Saved data entries
━━━━━━━━━━

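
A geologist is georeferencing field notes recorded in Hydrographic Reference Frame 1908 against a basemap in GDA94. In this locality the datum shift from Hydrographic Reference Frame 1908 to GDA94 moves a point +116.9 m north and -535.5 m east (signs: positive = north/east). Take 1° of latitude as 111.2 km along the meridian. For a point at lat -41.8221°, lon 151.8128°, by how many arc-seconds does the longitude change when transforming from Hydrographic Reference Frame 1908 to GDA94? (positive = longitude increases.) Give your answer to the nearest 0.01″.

Δλ = -23.26″

At latitude -41.8221°, cos φ = 0.745219.
1° of longitude at this latitude = 111.2 × cos φ = 82.87 km, so Δλ = -535.5 / 82868.3 = -0.0064621° = -23.263″.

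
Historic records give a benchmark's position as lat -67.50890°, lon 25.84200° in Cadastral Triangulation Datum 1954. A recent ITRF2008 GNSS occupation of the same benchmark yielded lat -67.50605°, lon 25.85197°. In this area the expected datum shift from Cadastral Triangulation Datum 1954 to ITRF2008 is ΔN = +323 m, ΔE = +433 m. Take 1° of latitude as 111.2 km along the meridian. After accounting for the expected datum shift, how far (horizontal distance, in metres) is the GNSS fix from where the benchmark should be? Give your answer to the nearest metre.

Observed coordinate differences: Δφ = +0.00285°, Δλ = +0.00997°.
Converting to metres (1° lat = 111200 m, cos φ = 0.382540): observed ΔN = 316.9 m, observed ΔE = 424.1 m.
Subtracting the expected shift leaves a residual of 316.9 − (323) = -6.1 m north and 424.1 − (433) = -8.9 m east.
Residual distance = √((-6.1)² + (-8.9)²) = 10.8 m.

11 m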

━━━━━━━━━━

» What needs to be done
Retype each line of the data exactly as it reads.

» Task output
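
A geologist is georeferencing field notes recorded in Hydrographic Reference Frame 1908 against a basemap in GDA94. In this locality the datum shift from Hydrographic Reference Frame 1908 to GDA94 moves a point +116.9 m north and -535.5 m east (signs: positive = north/east). Take 1° of latitude as 111.2 km along the meridian. For a point at lat -41.8221°, lon 151.8128°, by how many arc-seconds does the longitude change when transforming from Hydrographic Reference Frame 1908 to GDA94? (positive = longitude increases.) Give your answer to the nearest 0.01″.

Δλ = -23.26″

At latitude -41.8221°, cos φ = 0.745219.
1° of longitude at this latitude = 111.2 × cos φ = 82.87 km, so Δλ = -535.5 / 82868.3 = -0.0064621° = -23.263″.

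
Historic records give a benchmark's position as lat -67.50890°, lon 25.84200° in Cadastral Triangulation Datum 1954. A recent ITRF2008 GNSS occupation of the same benchmark yielded lat -67.50605°, lon 25.85197°. In this area the expected datum shift from Cadastral Triangulation Datum 1954 to ITRF2008 is ΔN = +323 m, ΔE = +433 m. Take 1° of latitude as 111.2 km along the meridian. After accounting for the expected datum shift, how far (horizontal distance, in metres) is the GNSS fix from where the benchmark should be? Give your answer to the nearest metre.

Observed coordinate differences: Δφ = +0.00285°, Δλ = +0.00997°.
Converting to metres (1° lat = 111200 m, cos φ = 0.382540): observed ΔN = 316.9 m, observed ΔE = 424.1 m.
Subtracting the expected shift leaves a residual of 316.9 − (323) = -6.1 m north and 424.1 − (433) = -8.9 m east.
Residual distance = √((-6.1)² + (-8.9)²) = 10.8 m.

11 m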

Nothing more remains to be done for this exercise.